-- Extracted entries follows --

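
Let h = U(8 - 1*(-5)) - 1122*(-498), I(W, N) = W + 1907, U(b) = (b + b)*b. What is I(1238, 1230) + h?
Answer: 562239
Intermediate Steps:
U(b) = 2*b**2 (U(b) = (2*b)*b = 2*b**2)
I(W, N) = 1907 + W
h = 559094 (h = 2*(8 - 1*(-5))**2 - 1122*(-498) = 2*(8 + 5)**2 + 558756 = 2*13**2 + 558756 = 2*169 + 558756 = 338 + 558756 = 559094)
I(1238, 1230) + h = (1907 + 1238) + 559094 = 3145 + 559094 = 562239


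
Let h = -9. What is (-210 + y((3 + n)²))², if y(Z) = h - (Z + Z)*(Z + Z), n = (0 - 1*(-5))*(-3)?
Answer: 6916084569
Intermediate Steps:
n = -15 (n = (0 + 5)*(-3) = 5*(-3) = -15)
y(Z) = -9 - 4*Z² (y(Z) = -9 - (Z + Z)*(Z + Z) = -9 - 2*Z*2*Z = -9 - 4*Z²)
(-210 + y((3 + n)²))² = (-210 + (-9 - 4*(3 - 15)⁴))² = (-210 + (-9 - 4*((-12)²)²))² = (-210 + (-9 - 4*144²))² = (-210 + (-9 - 4*20736))² = (-210 + (-9 - 82944))² = (-210 - 82953)² = (-83163)² = 6916084569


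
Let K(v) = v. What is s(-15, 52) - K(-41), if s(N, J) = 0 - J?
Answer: -11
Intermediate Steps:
s(N, J) = -J
s(-15, 52) - K(-41) = -1*52 - 1*(-41) = -52 + 41 = -11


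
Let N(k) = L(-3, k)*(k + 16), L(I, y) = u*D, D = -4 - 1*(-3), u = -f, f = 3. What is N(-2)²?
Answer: 1764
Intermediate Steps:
u = -3 (u = -1*3 = -3)
D = -1 (D = -4 + 3 = -1)
L(I, y) = 3 (L(I, y) = -3*(-1) = 3)
N(k) = 48 + 3*k (N(k) = 3*(k + 16) = 3*(16 + k) = 48 + 3*k)
N(-2)² = (48 + 3*(-2))² = (48 - 6)² = 42² = 1764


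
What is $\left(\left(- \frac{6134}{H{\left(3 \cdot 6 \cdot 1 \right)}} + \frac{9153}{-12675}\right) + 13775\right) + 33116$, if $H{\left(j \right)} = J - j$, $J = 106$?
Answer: $\frac{8703944581}{185900} \approx 46821.0$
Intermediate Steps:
$H{\left(j \right)} = 106 - j$
$\left(\left(- \frac{6134}{H{\left(3 \cdot 6 \cdot 1 \right)}} + \frac{9153}{-12675}\right) + 13775\right) + 33116 = \left(\left(- \frac{6134}{106 - 3 \cdot 6 \cdot 1} + \frac{9153}{-12675}\right) + 13775\right) + 33116 = \left(\left(- \frac{6134}{106 - 18 \cdot 1} + 9153 \left(- \frac{1}{12675}\right)\right) + 13775\right) + 33116 = \left(\left(- \frac{6134}{106 - 18} - \frac{3051}{4225}\right) + 13775\right) + 33116 = \left(\left(- \frac{6134}{88} - \frac{3051}{4225}\right) + 13775\right) + 33116 = \left(\left(\left(-6134\right) \frac{1}{88} - \frac{3051}{4225}\right) + 13775\right) + 33116 = \left(\left(- \frac{3067}{44} - \frac{3051}{4225}\right) + 13775\right) + 33116 = \left(- \frac{13092319}{185900} + 13775\right) + 33116 = \frac{2547680181}{185900} + 33116 = \frac{8703944581}{185900}$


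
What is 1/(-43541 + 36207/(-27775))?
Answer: -27775/1209387482 ≈ -2.2966e-5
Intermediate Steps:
1/(-43541 + 36207/(-27775)) = 1/(-43541 + 36207*(-1/27775)) = 1/(-43541 - 36207/27775) = 1/(-1209387482/27775) = -27775/1209387482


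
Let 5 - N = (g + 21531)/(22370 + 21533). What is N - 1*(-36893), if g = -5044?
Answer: 1619916407/43903 ≈ 36898.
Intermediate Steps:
N = 203028/43903 (N = 5 - (-5044 + 21531)/(22370 + 21533) = 5 - 16487/43903 = 203028/43903 ≈ 4.6245)
N - 1*(-36893) = 203028/43903 - 1*(-36893) = 203028/43903 + 36893 = 1619916407/43903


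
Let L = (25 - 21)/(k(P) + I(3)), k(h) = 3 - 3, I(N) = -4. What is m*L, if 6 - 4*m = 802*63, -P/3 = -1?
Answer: 12630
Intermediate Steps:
P = 3 (P = -3*(-1) = 3)
k(h) = 0
m = -12630 (m = 3/2 - 401*63/2 = 3/2 - ¼*50526 = 3/2 - 25263/2 = -12630)
L = -1 (L = (25 - 21)/(0 - 4) = 4/(-4) = 4*(-¼) = -1)
m*L = -12630*(-1) = 12630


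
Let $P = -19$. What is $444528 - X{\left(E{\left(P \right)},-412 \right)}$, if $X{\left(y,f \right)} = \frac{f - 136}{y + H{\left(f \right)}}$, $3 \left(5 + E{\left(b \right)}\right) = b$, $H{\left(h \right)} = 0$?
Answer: $\frac{7556154}{17} \approx 4.4448 \cdot 10^{5}$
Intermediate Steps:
$E{\left(b \right)} = -5 + \frac{b}{3}$
$X{\left(y,f \right)} = \frac{-136 + f}{y}$ ($X{\left(y,f \right)} = \frac{f - 136}{y + 0} = \frac{-136 + f}{y}$)
$444528 - X{\left(E{\left(P \right)},-412 \right)} = 444528 - \frac{-136 - 412}{-5 + \frac{1}{3} \left(-19\right)} = 444528 - \frac{1}{-5 - \frac{19}{3}} \left(-548\right) = 444528 - \frac{1}{- \frac{34}{3}} \left(-548\right) = 444528 - \left(- \frac{3}{34}\right) \left(-548\right) = 444528 - \frac{822}{17} = \frac{7556154}{17}$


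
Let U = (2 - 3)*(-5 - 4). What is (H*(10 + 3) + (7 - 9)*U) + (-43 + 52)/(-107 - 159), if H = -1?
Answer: -8255/266 ≈ -31.034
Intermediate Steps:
U = 9 (U = -1*(-9) = 9)
(H*(10 + 3) + (7 - 9)*U) + (-43 + 52)/(-107 - 159) = (-(10 + 3) + (7 - 9)*9) + (-43 + 52)/(-107 - 159) = (-1*13 - 2*9) + 9/(-266) = (-13 - 18) + 9*(-1/266) = -31 - 9/266 = -8255/266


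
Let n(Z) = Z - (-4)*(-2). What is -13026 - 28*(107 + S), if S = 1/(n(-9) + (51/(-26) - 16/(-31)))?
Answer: -238176506/14867 ≈ -16020.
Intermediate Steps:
n(Z) = -8 + Z (n(Z) = Z - 1*8 = Z - 8 = -8 + Z)
S = -806/14867 (S = 1/((-8 - 9) + (51/(-26) - 16/(-31))) = 1/(-17 + (51*(-1/26) - 16*(-1/31))) = 1/(-17 + (-51/26 + 16/31)) = 1/(-17 - 1165/806) = 1/(-14867/806) = -806/14867 ≈ -0.054214)
-13026 - 28*(107 + S) = -13026 - 28*(107 - 806/14867) = -13026 - 28*1589963/14867 = -13026 - 1*44518964/14867 = -13026 - 44518964/14867 = -238176506/14867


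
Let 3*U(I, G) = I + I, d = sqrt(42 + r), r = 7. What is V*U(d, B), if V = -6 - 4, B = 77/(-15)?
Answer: -140/3 ≈ -46.667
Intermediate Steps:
d = 7 (d = sqrt(42 + 7) = sqrt(49) = 7)
B = -77/15 (B = 77*(-1/15) = -77/15 ≈ -5.1333)
U(I, G) = 2*I/3 (U(I, G) = (I + I)/3 = (2*I)/3 = 2*I/3)
V = -10
V*U(d, B) = -20*7/3 = -10*14/3 = -140/3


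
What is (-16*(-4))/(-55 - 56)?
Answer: -64/111 ≈ -0.57658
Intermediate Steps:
(-16*(-4))/(-55 - 56) = 64/(-111) = 64*(-1/111) = -64/111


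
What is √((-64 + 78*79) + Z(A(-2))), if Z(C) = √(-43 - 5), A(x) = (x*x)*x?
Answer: √(6098 + 4*I*√3) ≈ 78.09 + 0.0444*I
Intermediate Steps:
A(x) = x³ (A(x) = x²*x = x³)
Z(C) = 4*I*√3 (Z(C) = √(-48) = 4*I*√3)
√((-64 + 78*79) + Z(A(-2))) = √((-64 + 78*79) + 4*I*√3) = √((-64 + 6162) + 4*I*√3) = √(6098 + 4*I*√3)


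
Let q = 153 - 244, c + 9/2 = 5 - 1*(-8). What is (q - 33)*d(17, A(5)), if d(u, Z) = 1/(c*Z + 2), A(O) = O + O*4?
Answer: -248/429 ≈ -0.57809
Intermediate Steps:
A(O) = 5*O (A(O) = O + 4*O = 5*O)
c = 17/2 (c = -9/2 + (5 - 1*(-8)) = -9/2 + (5 + 8) = -9/2 + 13 = 17/2 ≈ 8.5000)
d(u, Z) = 1/(2 + 17*Z/2) (d(u, Z) = 1/(17*Z/2 + 2) = 1/(2 + 17*Z/2))
q = -91
(q - 33)*d(17, A(5)) = (-91 - 33)*(2/(4 + 17*(5*5))) = -248/(4 + 17*25) = -248/(4 + 425) = -248/429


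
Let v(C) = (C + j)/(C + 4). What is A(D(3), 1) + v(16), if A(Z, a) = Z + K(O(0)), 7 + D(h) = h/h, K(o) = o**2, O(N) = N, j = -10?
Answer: -57/10 ≈ -5.7000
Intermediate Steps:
D(h) = -6 (D(h) = -7 + h/h = -7 + 1 = -6)
A(Z, a) = Z (A(Z, a) = Z + 0**2 = Z + 0 = Z)
v(C) = (-10 + C)/(4 + C) (v(C) = (C - 10)/(C + 4) = (-10 + C)/(4 + C))
A(D(3), 1) + v(16) = -6 + (-10 + 16)/(4 + 16) = -6 + 6/20 = -6 + (1/20)*6 = -6 + 3/10 = -57/10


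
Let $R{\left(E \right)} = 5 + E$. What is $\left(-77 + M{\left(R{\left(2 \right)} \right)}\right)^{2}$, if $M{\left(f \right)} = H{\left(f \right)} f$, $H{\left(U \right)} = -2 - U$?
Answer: $19600$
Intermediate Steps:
$M{\left(f \right)} = f \left(-2 - f\right)$ ($M{\left(f \right)} = \left(-2 - f\right) f = f \left(-2 - f\right)$)
$\left(-77 + M{\left(R{\left(2 \right)} \right)}\right)^{2} = \left(-77 - \left(5 + 2\right) \left(2 + \left(5 + 2\right)\right)\right)^{2} = \left(-77 - 7 \left(2 + 7\right)\right)^{2} = \left(-77 - 7 \cdot 9\right)^{2} = \left(-77 - 63\right)^{2} = \left(-140\right)^{2} = 19600$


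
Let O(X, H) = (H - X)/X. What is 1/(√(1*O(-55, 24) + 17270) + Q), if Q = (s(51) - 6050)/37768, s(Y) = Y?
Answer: 12461362760/1354772102862249 + 1426421824*√52237405/1354772102862249 ≈ 0.0076190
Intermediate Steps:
O(X, H) = (H - X)/X
Q = -5999/37768 (Q = (51 - 6050)/37768 = -5999*1/37768 = -5999/37768 ≈ -0.15884)
1/(√(1*O(-55, 24) + 17270) + Q) = 1/(√(1*((24 - 1*(-55))/(-55)) + 17270) - 5999/37768) = 1/(√(1*(-(24 + 55)/55) + 17270) - 5999/37768) = 1/(√(1*(-1/55*79) + 17270) - 5999/37768) = 1/(√(1*(-79/55) + 17270) - 5999/37768) = 1/(√(-79/55 + 17270) - 5999/37768) = 1/(√(949771/55) - 5999/37768) = 1/(√52237405/55 - 5999/37768) = 1/(-5999/37768 + √52237405/55)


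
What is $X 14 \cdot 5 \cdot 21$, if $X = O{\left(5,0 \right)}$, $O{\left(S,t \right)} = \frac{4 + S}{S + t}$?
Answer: $2646$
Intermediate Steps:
$O{\left(S,t \right)} = \frac{4 + S}{S + t}$
$X = \frac{9}{5}$ ($X = \frac{4 + 5}{5 + 0} = \frac{1}{5} \cdot 9 = \frac{9}{5} \approx 1.8$)
$X 14 \cdot 5 \cdot 21 = \frac{9 \cdot 14 \cdot 5 \cdot 21}{5} = \frac{9 \cdot 70 \cdot 21}{5} = \frac{9}{5} \cdot 1470 = 2646$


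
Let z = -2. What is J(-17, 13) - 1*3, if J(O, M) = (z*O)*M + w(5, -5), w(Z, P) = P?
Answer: 434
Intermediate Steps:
J(O, M) = -5 - 2*M*O (J(O, M) = (-2*O)*M - 5 = -2*M*O - 5 = -5 - 2*M*O)
J(-17, 13) - 1*3 = (-5 - 2*13*(-17)) - 1*3 = (-5 + 442) - 3 = 437 - 3 = 434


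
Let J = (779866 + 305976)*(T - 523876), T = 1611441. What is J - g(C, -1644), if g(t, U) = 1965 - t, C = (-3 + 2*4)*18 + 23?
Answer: 1180923752878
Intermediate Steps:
C = 113 (C = (-3 + 8)*18 + 23 = 5*18 + 23 = 90 + 23 = 113)
J = 1180923754730 (J = (779866 + 305976)*(1611441 - 523876) = 1085842*1087565 = 1180923754730)
J - g(C, -1644) = 1180923754730 - (1965 - 1*113) = 1180923754730 - (1965 - 113) = 1180923754730 - 1*1852 = 1180923754730 - 1852 = 1180923752878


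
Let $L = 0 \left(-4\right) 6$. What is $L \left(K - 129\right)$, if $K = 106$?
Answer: $0$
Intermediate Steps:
$L = 0$ ($L = 0 \cdot 6 = 0$)
$L \left(K - 129\right) = 0 \left(106 - 129\right) = 0 \left(-23\right) = 0$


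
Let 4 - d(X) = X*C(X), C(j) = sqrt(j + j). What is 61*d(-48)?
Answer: 244 + 11712*I*sqrt(6) ≈ 244.0 + 28688.0*I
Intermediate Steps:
C(j) = sqrt(2)*sqrt(j) (C(j) = sqrt(2*j) = sqrt(2)*sqrt(j))
d(X) = 4 - sqrt(2)*X**(3/2) (d(X) = 4 - X*sqrt(2)*sqrt(X) = 4 - sqrt(2)*X**(3/2))
61*d(-48) = 61*(4 - sqrt(2)*(-48)**(3/2)) = 61*(4 - sqrt(2)*(-192*I*sqrt(3))) = 61*(4 + 192*I*sqrt(6)) = 244 + 11712*I*sqrt(6)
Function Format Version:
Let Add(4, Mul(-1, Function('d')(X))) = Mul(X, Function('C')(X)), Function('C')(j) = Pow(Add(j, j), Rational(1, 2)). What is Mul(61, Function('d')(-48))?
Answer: Add(244, Mul(11712, I, Pow(6, Rational(1, 2)))) ≈ Add(244.00, Mul(28688., I))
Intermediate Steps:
Function('C')(j) = Mul(Pow(2, Rational(1, 2)), Pow(j, Rational(1, 2))) (Function('C')(j) = Pow(Mul(2, j), Rational(1, 2)) = Mul(Pow(2, Rational(1, 2)), Pow(j, Rational(1, 2))))
Function('d')(X) = Add(4, Mul(-1, Pow(2, Rational(1, 2)), Pow(X, Rational(3, 2)))) (Function('d')(X) = Add(4, Mul(-1, Mul(X, Mul(Pow(2, Rational(1, 2)), Pow(X, Rational(1, 2)))))) = Add(4, Mul(-1, Mul(Pow(2, Rational(1, 2)), Pow(X, Rational(3, 2))))) = Add(4, Mul(-1, Pow(2, Rational(1, 2)), Pow(X, Rational(3, 2)))))
Mul(61, Function('d')(-48)) = Mul(61, Add(4, Mul(-1, Pow(2, Rational(1, 2)), Pow(-48, Rational(3, 2))))) = Mul(61, Add(4, Mul(-1, Pow(2, Rational(1, 2)), Mul(-192, I, Pow(3, Rational(1, 2)))))) = Mul(61, Add(4, Mul(192, I, Pow(6, Rational(1, 2))))) = Add(244, Mul(11712, I, Pow(6, Rational(1, 2))))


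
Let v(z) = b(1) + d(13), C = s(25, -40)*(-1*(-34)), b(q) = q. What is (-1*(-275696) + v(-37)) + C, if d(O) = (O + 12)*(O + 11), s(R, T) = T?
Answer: 274937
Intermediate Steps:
d(O) = (11 + O)*(12 + O) (d(O) = (12 + O)*(11 + O) = (11 + O)*(12 + O))
C = -1360 (C = -(-40)*(-34) = -40*34 = -1360)
v(z) = 601 (v(z) = 1 + (132 + 13² + 23*13) = 1 + (132 + 169 + 299) = 1 + 600 = 601)
(-1*(-275696) + v(-37)) + C = (-1*(-275696) + 601) - 1360 = (275696 + 601) - 1360 = 276297 - 1360 = 274937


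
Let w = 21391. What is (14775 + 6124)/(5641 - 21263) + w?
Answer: 334149303/15622 ≈ 21390.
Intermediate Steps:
(14775 + 6124)/(5641 - 21263) + w = (14775 + 6124)/(5641 - 21263) + 21391 = 20899/(-15622) + 21391 = 20899*(-1/15622) + 21391 = -20899/15622 + 21391 = 334149303/15622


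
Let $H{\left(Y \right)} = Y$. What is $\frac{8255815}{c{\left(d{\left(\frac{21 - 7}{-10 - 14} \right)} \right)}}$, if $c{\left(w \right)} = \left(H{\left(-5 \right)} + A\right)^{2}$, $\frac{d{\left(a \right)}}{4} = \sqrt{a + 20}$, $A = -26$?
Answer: $\frac{8255815}{961} \approx 8590.9$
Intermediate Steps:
$d{\left(a \right)} = 4 \sqrt{20 + a}$ ($d{\left(a \right)} = 4 \sqrt{a + 20} = 4 \sqrt{20 + a}$)
$c{\left(w \right)} = 961$ ($c{\left(w \right)} = \left(-5 - 26\right)^{2} = \left(-31\right)^{2} = 961$)
$\frac{8255815}{c{\left(d{\left(\frac{21 - 7}{-10 - 14} \right)} \right)}} = \frac{8255815}{961}$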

-- Extracted entries concluded --

What to do: Please return only the lines above, starting at the line that has "Answer: $0$" and ending at the line that has "Answer: 244 +", keeping both and leaving each one unchanged.

Solution to this problem:
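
Answer: $0$
Intermediate Steps:
$L = 0$ ($L = 0 \cdot 6 = 0$)
$L \left(K - 129\right) = 0 \left(106 - 129\right) = 0 \left(-23\right) = 0$


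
Let 4 - d(X) = X*C(X), C(j) = sqrt(j + j). What is 61*d(-48)?
Answer: 244 + 11712*I*sqrt(6) ≈ 244.0 + 28688.0*I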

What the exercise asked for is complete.